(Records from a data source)
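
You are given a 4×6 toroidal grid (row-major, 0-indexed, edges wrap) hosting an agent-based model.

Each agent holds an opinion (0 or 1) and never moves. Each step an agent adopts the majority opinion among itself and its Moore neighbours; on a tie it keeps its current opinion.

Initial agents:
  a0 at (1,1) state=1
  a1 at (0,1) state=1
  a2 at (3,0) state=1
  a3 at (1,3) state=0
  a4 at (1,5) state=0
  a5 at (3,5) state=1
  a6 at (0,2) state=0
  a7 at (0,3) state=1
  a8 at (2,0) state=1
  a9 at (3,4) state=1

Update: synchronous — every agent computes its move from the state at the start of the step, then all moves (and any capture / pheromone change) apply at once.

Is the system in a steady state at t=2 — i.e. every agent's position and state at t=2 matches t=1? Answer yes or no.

no

t=1: a0@(1,1):1 a1@(0,1):1 a2@(3,0):1 a3@(1,3):0 a4@(1,5):0 a5@(3,5):1 a6@(0,2):1 a7@(0,3):1 a8@(2,0):1 a9@(3,4):1
t=2: a0@(1,1):1 a1@(0,1):1 a2@(3,0):1 a3@(1,3):1 a4@(1,5):0 a5@(3,5):1 a6@(0,2):1 a7@(0,3):1 a8@(2,0):1 a9@(3,4):1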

**Exercise instructions:** In your answer, print every entry exactly as it appears.

**Solved exercise:**
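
You are given a 4×6 toroidal grid (row-major, 0-indexed, edges wrap) hosting an agent-based model.

Each agent holds an opinion (0 or 1) and never moves. Each step an agent adopts the majority opinion among itself and its Moore neighbours; on a tie it keeps its current opinion.

Initial agents:
  a0 at (1,1) state=1
  a1 at (0,1) state=1
  a2 at (3,0) state=1
  a3 at (1,3) state=0
  a4 at (1,5) state=0
  a5 at (3,5) state=1
  a6 at (0,2) state=0
  a7 at (0,3) state=1
  a8 at (2,0) state=1
  a9 at (3,4) state=1

Update: synchronous — every agent computes its move from the state at the start of the step, then all moves (and any capture / pheromone change) apply at once.

Is the system in a steady state at t=2 — i.e. every agent's position and state at t=2 matches t=1? Answer yes or no.

no

t=1: a0@(1,1):1 a1@(0,1):1 a2@(3,0):1 a3@(1,3):0 a4@(1,5):0 a5@(3,5):1 a6@(0,2):1 a7@(0,3):1 a8@(2,0):1 a9@(3,4):1
t=2: a0@(1,1):1 a1@(0,1):1 a2@(3,0):1 a3@(1,3):1 a4@(1,5):0 a5@(3,5):1 a6@(0,2):1 a7@(0,3):1 a8@(2,0):1 a9@(3,4):1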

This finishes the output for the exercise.